**What is being asked**: Every line from the start of the records below to the line containing "1 7 8 | . 6 4 | . . 2" should be retyped exactly, that line included, and no others.

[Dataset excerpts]
* * * * *

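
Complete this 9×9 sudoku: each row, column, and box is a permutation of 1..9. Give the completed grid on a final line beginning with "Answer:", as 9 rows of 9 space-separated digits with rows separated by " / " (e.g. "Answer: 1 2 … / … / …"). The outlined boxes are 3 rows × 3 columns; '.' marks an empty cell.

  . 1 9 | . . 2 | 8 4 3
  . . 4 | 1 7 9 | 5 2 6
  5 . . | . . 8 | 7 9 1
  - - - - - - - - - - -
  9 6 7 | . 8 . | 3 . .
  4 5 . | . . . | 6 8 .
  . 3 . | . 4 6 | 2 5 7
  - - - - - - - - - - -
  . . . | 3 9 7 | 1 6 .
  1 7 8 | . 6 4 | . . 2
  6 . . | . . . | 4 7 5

Step 1. [r5c3∈{1,2}] across box 4, 2 lands solely at r5c3, so r5c3=2.
Step 2. [r9c6∈{1}] r9c6's peers cover all but 1. So r9c6=1.
Step 3. [r3c2∈{2}] r3c2 is down to just 2, so r3c2=2.
Step 4. [r3c3∈{3,6}] in col 3, 6 fits only at r3c3 ⇒ r3c3=6.
Step 5. [r4c4∈{2,5}] in row 4, 2 fits only at r4c4 ⇒ r4c4=2.
Step 6. [r5c5∈{1,3}] 1 has one home in row 5: r5c5. So r5c5=1.
Step 7. [r2c2∈{8}] r2c2 is down to just 8. So r2c2=8.
Step 8. [r6c4∈{9}] r6c4 is down to just 9, so r6c4=9.
Step 9. [r8c4∈{5}] r8c4 is down to just 5 ⇒ r8c4=5.
Step 10. [r6c1∈{8}] r6c1 is down to just 8, so r6c1=8.
Step 11. [r6c3∈{1}] only 1 remains possible at r6c3. So r6c3=1.
Step 12. [r9c5∈{2}] nothing but 2 survives at r9c5 ⇒ r9c5=2.
Step 13. [r1c1∈{7}] nothing but 7 survives at r1c1 ⇒ r1c1=7.
Step 14. [r9c3∈{3}] r9c3's peers cover all but 3 ⇒ r9c3=3.
Step 15. [r5c4∈{7}] r5c4's peers cover all but 7, so r5c4=7.
Step 16. [r9c2∈{9}] r9c2 has the single candidate 9, so r9c2=9.
Step 17. [r1c5∈{5}] r1c5 has the single candidate 5. So r1c5=5.
Step 18. [r3c5∈{3}] nothing but 3 survives at r3c5. So r3c5=3.
Step 19. [r5c6∈{3}] r5c6 is down to just 3, so r5c6=3.
Step 20. [r1c4∈{6}] only 6 remains possible at r1c4, so r1c4=6.
Step 21. [r4c6∈{5}] r4c6 is down to just 5 ⇒ r4c6=5.
Step 22. [r5c9∈{9}] r5c9 is down to just 9. So r5c9=9.
Step 23. [r4c8∈{1}] r4c8's peers cover all but 1. So r4c8=1.
Step 24. [r4c9∈{4}] r4c9's peers cover all but 4 ⇒ r4c9=4.
Step 25. [r3c4∈{4}] nothing but 4 survives at r3c4. So r3c4=4.
Step 26. [r7c3∈{5}] r7c3's peers cover all but 5. So r7c3=5.
Step 27. [r8c8∈{3}] r8c8 has the single candidate 3 ⇒ r8c8=3.
Step 28. [r7c1∈{2}] r7c1's peers cover all but 2. So r7c1=2.
Step 29. [r2c1∈{3}] nothing but 3 survives at r2c1, so r2c1=3.
Step 30. [r7c9∈{8}] r7c9 is down to just 8, so r7c9=8.
Step 31. [r7c2∈{4}] only 4 remains possible at r7c2 ⇒ r7c2=4.
Step 32. [r9c4∈{8}] r9c4 has the single candidate 8. So r9c4=8.
Step 33. [r8c7∈{9}] r8c7 is down to just 9 ⇒ r8c7=9.

Answer: 7 1 9 6 5 2 8 4 3 / 3 8 4 1 7 9 5 2 6 / 5 2 6 4 3 8 7 9 1 / 9 6 7 2 8 5 3 1 4 / 4 5 2 7 1 3 6 8 9 / 8 3 1 9 4 6 2 5 7 / 2 4 5 3 9 7 1 6 8 / 1 7 8 5 6 4 9 3 2 / 6 9 3 8 2 1 4 7 5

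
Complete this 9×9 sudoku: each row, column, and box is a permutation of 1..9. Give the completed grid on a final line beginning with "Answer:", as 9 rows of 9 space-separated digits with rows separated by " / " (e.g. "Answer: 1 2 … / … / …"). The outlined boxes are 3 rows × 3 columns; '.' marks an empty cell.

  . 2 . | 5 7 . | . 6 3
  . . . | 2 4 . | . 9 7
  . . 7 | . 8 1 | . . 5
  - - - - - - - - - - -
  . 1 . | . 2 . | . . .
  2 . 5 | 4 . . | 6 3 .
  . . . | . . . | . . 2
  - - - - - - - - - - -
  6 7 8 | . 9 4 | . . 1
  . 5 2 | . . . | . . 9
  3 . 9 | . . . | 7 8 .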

* * * * *

**Answer below**:
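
Complete this 9×9 sudoku: each row, column, and box is a permutation of 1..9. Give the completed grid on a final line beginning with "Answer:", as 9 rows of 9 space-separated digits with rows separated by " / " (e.g. "Answer: 1 2 … / … / …"). The outlined boxes are 3 rows × 3 columns; '.' marks an empty cell.

  . 1 9 | . . 2 | 8 4 3
  . . 4 | 1 7 9 | 5 2 6
  5 . . | . . 8 | 7 9 1
  - - - - - - - - - - -
  9 6 7 | . 8 . | 3 . .
  4 5 . | . . . | 6 8 .
  . 3 . | . 4 6 | 2 5 7
  - - - - - - - - - - -
  . . . | 3 9 7 | 1 6 .
  1 7 8 | . 6 4 | . . 2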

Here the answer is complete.